(Collection entries)
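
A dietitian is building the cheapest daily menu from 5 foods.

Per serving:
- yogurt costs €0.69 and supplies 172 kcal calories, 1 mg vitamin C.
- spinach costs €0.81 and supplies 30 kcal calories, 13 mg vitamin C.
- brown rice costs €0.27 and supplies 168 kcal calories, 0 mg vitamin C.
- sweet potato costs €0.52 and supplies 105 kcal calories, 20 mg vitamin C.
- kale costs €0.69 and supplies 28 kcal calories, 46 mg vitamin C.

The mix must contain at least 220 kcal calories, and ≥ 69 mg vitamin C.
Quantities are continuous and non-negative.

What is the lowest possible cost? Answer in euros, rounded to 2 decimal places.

€1.32

This is a linear program. Let x1 = servings of yogurt, x2 = servings of spinach, x3 = servings of brown rice, x4 = servings of sweet potato, x5 = servings of kale.
min 0.69x1 + 0.81x2 + 0.27x3 + 0.52x4 + 0.69x5 s.t.:
  172x1 + 30x2 + 168x3 + 105x4 + 28x5 ≥ 220   (calories)
  1x1 + 13x2 + 20x4 + 46x5 ≥ 69   (vitamin C)
  x1, x2, x3, x4, x5 ≥ 0.
The cheapest feasible vertex uses only brown rice, kale; yogurt, spinach, sweet potato are not used. The calories and vitamin C requirements are met with equality.
Optimal quantities: brown rice = 1.06 servings, kale = 1.5 servings.
Hence cost = 0.27·1.06 + 0.69·1.5 = €1.3212.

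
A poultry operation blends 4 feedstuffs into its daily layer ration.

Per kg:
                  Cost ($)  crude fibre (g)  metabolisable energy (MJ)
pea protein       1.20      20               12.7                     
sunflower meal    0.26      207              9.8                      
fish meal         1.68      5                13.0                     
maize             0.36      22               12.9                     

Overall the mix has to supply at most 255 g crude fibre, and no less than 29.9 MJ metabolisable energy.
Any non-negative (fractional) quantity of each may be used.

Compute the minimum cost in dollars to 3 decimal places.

This is a linear program. Let x1 = kg of pea protein, x2 = kg of sunflower meal, x3 = kg of fish meal, x4 = kg of maize.
Minimise 1.2x1 + 0.26x2 + 1.68x3 + 0.36x4 subject to:
  20x1 + 207x2 + 5x3 + 22x4 ≤ 255   (crude fibre)
  12.7x1 + 9.8x2 + 13x3 + 12.9x4 ≥ 29.9   (metabolisable energy)
  x1, x2, x3, x4 ≥ 0.
The cheapest feasible vertex uses only sunflower meal, maize; pea protein, fish meal are not used. The crude fibre and metabolisable energy requirements are met with equality.
Solving gives x2 = 1.072, x4 = 1.503.
Objective = 0.26·1.072 + 0.36·1.503 = 0.81980.

$0.820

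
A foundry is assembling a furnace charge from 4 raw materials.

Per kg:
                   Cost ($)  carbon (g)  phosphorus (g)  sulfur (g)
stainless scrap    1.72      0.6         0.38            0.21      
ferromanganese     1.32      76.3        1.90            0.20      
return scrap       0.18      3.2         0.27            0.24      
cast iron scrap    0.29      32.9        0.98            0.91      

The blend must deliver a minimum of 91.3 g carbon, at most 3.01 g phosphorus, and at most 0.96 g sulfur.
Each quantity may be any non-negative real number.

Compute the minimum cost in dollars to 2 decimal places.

$1.34

This is a linear program. Let x1 = kg of stainless scrap, x2 = kg of ferromanganese, x3 = kg of return scrap, x4 = kg of cast iron scrap.
Minimize 1.72x1 + 1.32x2 + 0.18x3 + 0.29x4 subject to:
  0.6x1 + 76.3x2 + 3.2x3 + 32.9x4 ≥ 91.3   (carbon)
  0.38x1 + 1.9x2 + 0.27x3 + 0.98x4 ≤ 3.01   (phosphorus)
  0.21x1 + 0.2x2 + 0.24x3 + 0.91x4 ≤ 0.96   (sulfur)
  x1, x2, x3, x4 ≥ 0.
The optimal basis is {ferromanganese, cast iron scrap}; stainless scrap, return scrap drop out. There the carbon and sulfur constraints are tight.
Optimal quantities: ferromanganese = 0.8194 kg, cast iron scrap = 0.8749 kg.
Objective = 1.32·0.8194 + 0.29·0.8749 = 1.3353.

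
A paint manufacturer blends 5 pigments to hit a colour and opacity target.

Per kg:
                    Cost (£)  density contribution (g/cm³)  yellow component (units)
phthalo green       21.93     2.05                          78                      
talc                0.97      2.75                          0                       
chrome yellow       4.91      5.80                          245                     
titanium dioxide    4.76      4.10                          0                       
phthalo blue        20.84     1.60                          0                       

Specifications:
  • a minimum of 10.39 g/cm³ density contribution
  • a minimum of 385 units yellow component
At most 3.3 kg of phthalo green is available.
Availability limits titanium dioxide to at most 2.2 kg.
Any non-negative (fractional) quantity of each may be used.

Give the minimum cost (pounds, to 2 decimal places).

Treat it as an LP. Let x1 = kg of phthalo green, x2 = kg of talc, x3 = kg of chrome yellow, x4 = kg of titanium dioxide, x5 = kg of phthalo blue.
Minimise 21.93x1 + 0.97x2 + 4.91x3 + 4.76x4 + 20.84x5 subject to:
  2.05x1 + 2.75x2 + 5.8x3 + 4.1x4 + 1.6x5 ≥ 10.39   (density contribution)
  78x1 + 245x3 ≥ 385   (yellow component)
  x1 ≤ 3.3
  x4 ≤ 2.2
  x1, x2, x3, x4, x5 ≥ 0.
At the optimum only talc, chrome yellow are positive (phthalo green, titanium dioxide, phthalo blue = 0). There the density contribution and yellow component constraints are tight.
That vertex is x2 = 0.4639, x3 = 1.5714.
Cost = 0.97·0.4639 + 4.91·1.5714 = 8.1656.

£8.17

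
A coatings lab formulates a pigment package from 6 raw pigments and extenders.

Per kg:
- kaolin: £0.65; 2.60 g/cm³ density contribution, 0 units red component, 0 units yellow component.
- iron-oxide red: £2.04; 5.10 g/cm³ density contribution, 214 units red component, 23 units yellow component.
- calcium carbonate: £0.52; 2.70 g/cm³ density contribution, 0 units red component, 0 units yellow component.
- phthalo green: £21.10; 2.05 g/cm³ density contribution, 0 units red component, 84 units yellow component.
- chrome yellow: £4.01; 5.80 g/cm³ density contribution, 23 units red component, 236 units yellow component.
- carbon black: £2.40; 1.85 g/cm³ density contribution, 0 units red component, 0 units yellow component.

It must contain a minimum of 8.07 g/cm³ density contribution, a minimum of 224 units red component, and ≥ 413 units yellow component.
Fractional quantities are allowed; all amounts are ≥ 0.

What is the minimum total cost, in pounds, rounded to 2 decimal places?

Treat it as an LP. Let x1 = kg of kaolin, x2 = kg of iron-oxide red, x3 = kg of calcium carbonate, x4 = kg of phthalo green, x5 = kg of chrome yellow, x6 = kg of carbon black.
Minimize 0.65x1 + 2.04x2 + 0.52x3 + 21.1x4 + 4.01x5 + 2.4x6 s.t.:
  2.6x1 + 5.1x2 + 2.7x3 + 2.05x4 + 5.8x5 + 1.85x6 ≥ 8.07   (density contribution)
  214x2 + 23x5 ≥ 224   (red component)
  23x2 + 84x4 + 236x5 ≥ 413   (yellow component)
  x1, x2, x3, x4, x5, x6 ≥ 0.
The cheapest feasible vertex uses only iron-oxide red, chrome yellow; kaolin, calcium carbonate, phthalo green, carbon black are not used. The red component and yellow component requirements are met with equality.
That vertex is x2 = 0.8677, x5 = 1.665.
Cost = 2.04·0.8677 + 4.01·1.665 = 8.4468.

£8.45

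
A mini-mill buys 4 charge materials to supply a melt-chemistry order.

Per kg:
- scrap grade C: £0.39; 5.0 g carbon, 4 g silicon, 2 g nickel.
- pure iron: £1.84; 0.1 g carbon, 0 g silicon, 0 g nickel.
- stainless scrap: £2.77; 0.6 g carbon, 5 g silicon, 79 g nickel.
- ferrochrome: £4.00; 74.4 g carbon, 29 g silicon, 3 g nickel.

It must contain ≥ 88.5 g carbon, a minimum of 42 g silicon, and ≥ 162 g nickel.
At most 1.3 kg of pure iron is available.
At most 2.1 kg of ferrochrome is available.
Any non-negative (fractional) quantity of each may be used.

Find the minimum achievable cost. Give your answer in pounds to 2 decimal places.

This is a linear program. Let x1 = kg of scrap grade C, x2 = kg of pure iron, x3 = kg of stainless scrap, x4 = kg of ferrochrome.
min 0.39x1 + 1.84x2 + 2.77x3 + 4x4 subject to:
  5x1 + 0.1x2 + 0.6x3 + 74.4x4 ≥ 88.5   (carbon)
  4x1 + 5x3 + 29x4 ≥ 42   (silicon)
  2x1 + 79x3 + 3x4 ≥ 162   (nickel)
  x2 ≤ 1.3
  x4 ≤ 2.1
  x1, x2, x3, x4 ≥ 0.
The optimal basis is {stainless scrap, ferrochrome}; scrap grade C, pure iron drop out. The carbon and nickel requirements are met with equality.
Solving gives x3 = 2.006, x4 = 1.173.
Total cost: 2.77·2.006 + 4·1.173 = 10.2486.

£10.25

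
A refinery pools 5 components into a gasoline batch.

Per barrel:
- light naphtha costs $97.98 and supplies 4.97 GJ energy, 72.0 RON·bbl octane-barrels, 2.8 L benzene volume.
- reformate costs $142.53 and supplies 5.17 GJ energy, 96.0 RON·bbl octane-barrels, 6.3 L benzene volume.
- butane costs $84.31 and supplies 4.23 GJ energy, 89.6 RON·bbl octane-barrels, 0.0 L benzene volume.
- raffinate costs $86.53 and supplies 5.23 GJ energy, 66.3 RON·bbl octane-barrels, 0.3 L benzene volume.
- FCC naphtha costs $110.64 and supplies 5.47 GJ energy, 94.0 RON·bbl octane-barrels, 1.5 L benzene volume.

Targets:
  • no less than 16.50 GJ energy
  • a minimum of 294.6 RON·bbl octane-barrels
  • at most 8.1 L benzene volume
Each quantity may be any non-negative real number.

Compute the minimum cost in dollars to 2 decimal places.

Let x1 = barrels of light naphtha, x2 = barrels of reformate, x3 = barrels of butane, x4 = barrels of raffinate, x5 = barrels of FCC naphtha.
min 97.98x1 + 142.53x2 + 84.31x3 + 86.53x4 + 110.64x5 with:
  4.97x1 + 5.17x2 + 4.23x3 + 5.23x4 + 5.47x5 ≥ 16.5   (energy)
  72x1 + 96x2 + 89.6x3 + 66.3x4 + 94x5 ≥ 294.6   (octane-barrels)
  2.8x1 + 6.3x2 + 0.3x4 + 1.5x5 ≤ 8.1   (benzene volume)
  x1, x2, x3, x4, x5 ≥ 0.
The cheapest feasible vertex uses only butane, raffinate; light naphtha, reformate, FCC naphtha are not used. The energy and octane-barrels requirements are met with equality.
That vertex is x3 = 2.375, x4 = 1.234.
Objective = 84.31·2.375 + 86.53·1.234 = 307.0143.

$307.01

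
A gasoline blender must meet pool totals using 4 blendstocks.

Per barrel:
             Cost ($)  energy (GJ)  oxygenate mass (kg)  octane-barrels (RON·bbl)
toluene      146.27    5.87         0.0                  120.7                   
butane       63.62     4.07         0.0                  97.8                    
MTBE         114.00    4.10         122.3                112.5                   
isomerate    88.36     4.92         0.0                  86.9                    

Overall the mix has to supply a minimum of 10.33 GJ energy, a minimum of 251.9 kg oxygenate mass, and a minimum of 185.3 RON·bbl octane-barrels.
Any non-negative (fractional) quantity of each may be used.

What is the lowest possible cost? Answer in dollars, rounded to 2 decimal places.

Let x1 = barrels of toluene, x2 = barrels of butane, x3 = barrels of MTBE, x4 = barrels of isomerate.
min 146.27x1 + 63.62x2 + 114x3 + 88.36x4 s.t.:
  5.87x1 + 4.07x2 + 4.1x3 + 4.92x4 ≥ 10.33   (energy)
  122.3x3 ≥ 251.9   (oxygenate mass)
  120.7x1 + 97.8x2 + 112.5x3 + 86.9x4 ≥ 185.3   (octane-barrels)
  x1, x2, x3, x4 ≥ 0.
At the optimum only butane, MTBE are positive (toluene, isomerate = 0). There the energy and oxygenate mass constraints are tight.
That vertex is x2 = 0.463212, x3 = 2.05969.
Total cost: 63.62·0.463212 + 114·2.05969 = 264.2742.

$264.27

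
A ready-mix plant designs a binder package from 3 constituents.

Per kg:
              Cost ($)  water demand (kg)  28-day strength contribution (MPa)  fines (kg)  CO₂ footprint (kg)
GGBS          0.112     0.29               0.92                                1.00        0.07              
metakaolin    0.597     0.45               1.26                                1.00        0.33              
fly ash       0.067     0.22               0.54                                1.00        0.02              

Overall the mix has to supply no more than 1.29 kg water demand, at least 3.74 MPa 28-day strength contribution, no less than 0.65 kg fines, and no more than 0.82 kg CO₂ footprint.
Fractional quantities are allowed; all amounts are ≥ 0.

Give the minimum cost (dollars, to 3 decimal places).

$0.455

Let x1 = kg of GGBS, x2 = kg of metakaolin, x3 = kg of fly ash.
min 0.112x1 + 0.597x2 + 0.067x3 s.t.:
  0.29x1 + 0.45x2 + 0.22x3 ≤ 1.29   (water demand)
  0.92x1 + 1.26x2 + 0.54x3 ≥ 3.74   (28-day strength contribution)
  1x1 + 1x2 + 1x3 ≥ 0.65   (fines)
  0.07x1 + 0.33x2 + 0.02x3 ≤ 0.82   (CO₂ footprint)
  x1, x2, x3 ≥ 0.
The minimum-cost mix takes nothing from metakaolin, fly ash — only GGBS. There the 28-day strength contribution constraint is tight.
That vertex is x1 = 4.065.
Hence cost = 0.112·4.065 = $0.45528.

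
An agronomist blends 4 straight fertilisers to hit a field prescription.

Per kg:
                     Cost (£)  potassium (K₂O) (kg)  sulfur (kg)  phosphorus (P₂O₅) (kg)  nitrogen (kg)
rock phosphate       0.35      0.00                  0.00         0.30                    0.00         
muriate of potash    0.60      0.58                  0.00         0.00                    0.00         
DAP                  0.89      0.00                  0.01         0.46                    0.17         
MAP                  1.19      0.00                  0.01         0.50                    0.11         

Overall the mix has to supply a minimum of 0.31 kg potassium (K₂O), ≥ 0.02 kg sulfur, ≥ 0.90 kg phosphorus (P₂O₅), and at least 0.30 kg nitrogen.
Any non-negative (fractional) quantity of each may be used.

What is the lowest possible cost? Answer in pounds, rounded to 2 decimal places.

£2.10

Let x1 = kg of rock phosphate, x2 = kg of muriate of potash, x3 = kg of DAP, x4 = kg of MAP.
min 0.35x1 + 0.6x2 + 0.89x3 + 1.19x4 subject to:
  0.58x2 ≥ 0.31   (potassium (K₂O))
  0.01x3 + 0.01x4 ≥ 0.02   (sulfur)
  0.3x1 + 0.46x3 + 0.5x4 ≥ 0.9   (phosphorus (P₂O₅))
  0.17x3 + 0.11x4 ≥ 0.3   (nitrogen)
  x1, x2, x3, x4 ≥ 0.
At the optimum only muriate of potash, DAP are positive (rock phosphate, MAP = 0). The potassium (K₂O) and sulfur requirements are met with equality.
So muriate of potash = 0.5345 kg, DAP = 2 kg.
Objective = 0.6·0.5345 + 0.89·2 = 2.1007.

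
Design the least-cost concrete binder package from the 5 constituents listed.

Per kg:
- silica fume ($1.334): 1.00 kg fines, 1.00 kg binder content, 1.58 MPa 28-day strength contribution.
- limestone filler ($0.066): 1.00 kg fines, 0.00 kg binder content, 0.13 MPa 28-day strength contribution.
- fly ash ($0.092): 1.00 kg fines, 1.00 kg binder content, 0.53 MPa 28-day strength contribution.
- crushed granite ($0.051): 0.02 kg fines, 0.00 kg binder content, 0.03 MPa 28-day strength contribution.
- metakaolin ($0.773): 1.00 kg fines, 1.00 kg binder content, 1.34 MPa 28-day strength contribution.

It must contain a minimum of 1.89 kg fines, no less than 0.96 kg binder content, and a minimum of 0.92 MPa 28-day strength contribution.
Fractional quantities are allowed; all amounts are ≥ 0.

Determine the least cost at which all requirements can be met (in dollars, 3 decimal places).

Let x1 = kg of silica fume, x2 = kg of limestone filler, x3 = kg of fly ash, x4 = kg of crushed granite, x5 = kg of metakaolin.
Minimise 1.334x1 + 0.066x2 + 0.092x3 + 0.051x4 + 0.773x5 s.t.:
  1x1 + 1x2 + 1x3 + 0.02x4 + 1x5 ≥ 1.89   (fines)
  1x1 + 1x3 + 1x5 ≥ 0.96   (binder content)
  1.58x1 + 0.13x2 + 0.53x3 + 0.03x4 + 1.34x5 ≥ 0.92   (28-day strength contribution)
  x1, x2, x3, x4, x5 ≥ 0.
The optimal basis is {limestone filler, fly ash}; silica fume, crushed granite, metakaolin drop out. The fines and 28-day strength contribution requirements are met with equality.
Solving gives x2 = 0.2042, x3 = 1.686.
Hence cost = 0.066·0.2042 + 0.092·1.686 = $0.16859.

$0.169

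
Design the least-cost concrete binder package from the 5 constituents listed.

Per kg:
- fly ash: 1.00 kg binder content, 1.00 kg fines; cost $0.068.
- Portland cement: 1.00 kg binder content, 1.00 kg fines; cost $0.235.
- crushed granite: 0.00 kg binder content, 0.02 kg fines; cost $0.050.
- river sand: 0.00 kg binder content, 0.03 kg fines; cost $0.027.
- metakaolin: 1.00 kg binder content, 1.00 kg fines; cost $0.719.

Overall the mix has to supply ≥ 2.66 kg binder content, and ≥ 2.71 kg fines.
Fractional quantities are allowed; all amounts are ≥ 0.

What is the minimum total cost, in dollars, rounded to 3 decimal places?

$0.184

Let x1 = kg of fly ash, x2 = kg of Portland cement, x3 = kg of crushed granite, x4 = kg of river sand, x5 = kg of metakaolin.
Minimize 0.068x1 + 0.235x2 + 0.05x3 + 0.027x4 + 0.719x5 with:
  1x1 + 1x2 + 1x5 ≥ 2.66   (binder content)
  1x1 + 1x2 + 0.02x3 + 0.03x4 + 1x5 ≥ 2.71   (fines)
  x1, x2, x3, x4, x5 ≥ 0.
The minimum-cost mix takes nothing from Portland cement, crushed granite, river sand, metakaolin — only fly ash. Binding constraint: fines.
Solving gives x1 = 2.71.
Total cost: 0.068·2.71 = 0.18428.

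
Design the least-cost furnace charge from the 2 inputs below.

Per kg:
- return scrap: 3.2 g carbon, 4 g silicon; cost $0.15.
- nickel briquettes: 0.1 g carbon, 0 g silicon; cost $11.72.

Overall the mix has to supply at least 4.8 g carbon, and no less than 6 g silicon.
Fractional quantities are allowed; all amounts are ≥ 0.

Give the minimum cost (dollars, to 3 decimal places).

$0.225

Let x1 = kg of return scrap, x2 = kg of nickel briquettes.
min 0.15x1 + 11.72x2 s.t.:
  3.2x1 + 0.1x2 ≥ 4.8   (carbon)
  4x1 ≥ 6   (silicon)
  x1, x2 ≥ 0.
The minimum-cost mix takes nothing from nickel briquettes — only return scrap. The carbon and silicon requirements are met with equality.
Solving gives x1 = 1.5.
Objective = 0.15·1.5 = 0.22500.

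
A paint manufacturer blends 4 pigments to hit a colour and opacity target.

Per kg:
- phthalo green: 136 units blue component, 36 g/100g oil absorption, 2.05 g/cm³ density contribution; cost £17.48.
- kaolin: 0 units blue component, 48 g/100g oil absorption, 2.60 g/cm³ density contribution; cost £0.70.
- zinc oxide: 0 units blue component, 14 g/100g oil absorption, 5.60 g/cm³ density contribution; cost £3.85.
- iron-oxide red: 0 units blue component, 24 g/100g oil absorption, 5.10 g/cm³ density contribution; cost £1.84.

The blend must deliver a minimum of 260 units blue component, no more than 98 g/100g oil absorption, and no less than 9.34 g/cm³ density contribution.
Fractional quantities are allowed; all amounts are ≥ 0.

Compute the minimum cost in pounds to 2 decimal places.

Treat it as an LP. Let x1 = kg of phthalo green, x2 = kg of kaolin, x3 = kg of zinc oxide, x4 = kg of iron-oxide red.
min 17.48x1 + 0.7x2 + 3.85x3 + 1.84x4 with:
  136x1 ≥ 260   (blue component)
  36x1 + 48x2 + 14x3 + 24x4 ≤ 98   (oil absorption)
  2.05x1 + 2.6x2 + 5.6x3 + 5.1x4 ≥ 9.34   (density contribution)
  x1, x2, x3, x4 ≥ 0.
The cheapest feasible vertex uses only phthalo green, kaolin, iron-oxide red; zinc oxide is not used. Binding constraints: blue component, oil absorption, density contribution.
So phthalo green = 1.912 kg, kaolin = 0.1025 kg, iron-oxide red = 1.011 kg.
Cost = 17.48·1.912 + 0.7·0.1025 + 1.84·1.011 = 35.3538.

£35.35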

# Work order
Wherever the word "daily" appears in the entries above, copy that line.

# Output below
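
A dietitian is building the cheapest daily menu from 5 foods.
A poultry operation blends 4 feedstuffs into its daily layer ration.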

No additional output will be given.